- Opening Delimiter -

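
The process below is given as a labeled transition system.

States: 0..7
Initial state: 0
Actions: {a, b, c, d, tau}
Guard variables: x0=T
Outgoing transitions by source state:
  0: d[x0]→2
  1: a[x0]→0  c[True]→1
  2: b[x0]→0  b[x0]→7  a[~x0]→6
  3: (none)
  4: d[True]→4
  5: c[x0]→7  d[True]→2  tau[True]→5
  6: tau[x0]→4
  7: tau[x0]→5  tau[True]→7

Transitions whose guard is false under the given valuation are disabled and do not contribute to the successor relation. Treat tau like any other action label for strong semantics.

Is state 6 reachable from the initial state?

Answer: UNREACHABLE

Working:
After dropping false guards: 12 live edges.
L0 = {0}
L1 = {2}  cumulative {0,2}
L2 = {7}  cumulative {0,2,7}
L3 = {5}  cumulative {0,2,5,7}
Reach set: {0,2,5,7}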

- Closing Delimiter -

• _Problem_:
Copy out every entry, keeping each line exactly as it is.

• _Written response_:
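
The process below is given as a labeled transition system.

States: 0..7
Initial state: 0
Actions: {a, b, c, d, tau}
Guard variables: x0=T
Outgoing transitions by source state:
  0: d[x0]→2
  1: a[x0]→0  c[True]→1
  2: b[x0]→0  b[x0]→7  a[~x0]→6
  3: (none)
  4: d[True]→4
  5: c[x0]→7  d[True]→2  tau[True]→5
  6: tau[x0]→4
  7: tau[x0]→5  tau[True]→7

Transitions whose guard is false under the given valuation are disabled and do not contribute to the successor relation. Treat tau like any other action label for strong semantics.

Is state 6 reachable from the initial state?

Answer: UNREACHABLE

Working:
After dropping false guards: 12 live edges.
L0 = {0}
L1 = {2}  cumulative {0,2}
L2 = {7}  cumulative {0,2,7}
L3 = {5}  cumulative {0,2,5,7}
Reach set: {0,2,5,7}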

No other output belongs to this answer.